DIRECTIONS FOR THIS TASK: What number of lines in the listing contain "does"? Answer with that number only.

DATASET:
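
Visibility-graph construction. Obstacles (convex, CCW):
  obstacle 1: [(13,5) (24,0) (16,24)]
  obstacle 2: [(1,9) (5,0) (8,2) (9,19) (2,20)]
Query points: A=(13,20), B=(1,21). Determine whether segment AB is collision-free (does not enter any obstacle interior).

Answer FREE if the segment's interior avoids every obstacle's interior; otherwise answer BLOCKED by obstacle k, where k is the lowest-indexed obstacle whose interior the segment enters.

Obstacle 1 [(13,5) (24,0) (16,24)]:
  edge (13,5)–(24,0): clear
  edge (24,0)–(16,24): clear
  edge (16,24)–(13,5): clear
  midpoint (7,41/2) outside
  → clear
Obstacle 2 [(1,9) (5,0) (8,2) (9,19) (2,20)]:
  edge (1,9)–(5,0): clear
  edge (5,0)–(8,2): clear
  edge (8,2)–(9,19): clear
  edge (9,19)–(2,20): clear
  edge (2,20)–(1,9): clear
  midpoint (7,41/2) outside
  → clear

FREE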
---
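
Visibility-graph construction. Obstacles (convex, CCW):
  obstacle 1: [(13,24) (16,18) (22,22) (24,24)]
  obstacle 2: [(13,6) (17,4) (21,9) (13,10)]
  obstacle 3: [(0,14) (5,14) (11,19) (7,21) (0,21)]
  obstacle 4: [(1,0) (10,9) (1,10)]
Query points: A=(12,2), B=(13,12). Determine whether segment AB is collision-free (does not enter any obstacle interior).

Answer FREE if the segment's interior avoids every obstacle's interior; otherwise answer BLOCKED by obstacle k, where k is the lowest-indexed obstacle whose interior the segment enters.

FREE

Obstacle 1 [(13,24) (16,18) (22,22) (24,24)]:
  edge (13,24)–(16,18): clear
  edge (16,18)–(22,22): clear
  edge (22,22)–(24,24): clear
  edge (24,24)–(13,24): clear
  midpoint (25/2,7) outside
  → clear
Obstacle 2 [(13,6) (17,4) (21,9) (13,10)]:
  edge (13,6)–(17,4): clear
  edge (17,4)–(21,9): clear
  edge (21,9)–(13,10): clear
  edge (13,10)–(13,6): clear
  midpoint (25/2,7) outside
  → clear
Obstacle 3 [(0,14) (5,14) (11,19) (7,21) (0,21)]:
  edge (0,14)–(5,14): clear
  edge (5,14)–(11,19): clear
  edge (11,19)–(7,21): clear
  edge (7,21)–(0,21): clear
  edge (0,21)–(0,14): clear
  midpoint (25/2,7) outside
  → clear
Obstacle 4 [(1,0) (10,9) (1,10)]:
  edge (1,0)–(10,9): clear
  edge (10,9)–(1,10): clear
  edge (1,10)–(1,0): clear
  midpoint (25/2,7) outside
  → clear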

THE COMPLETED TASK: 2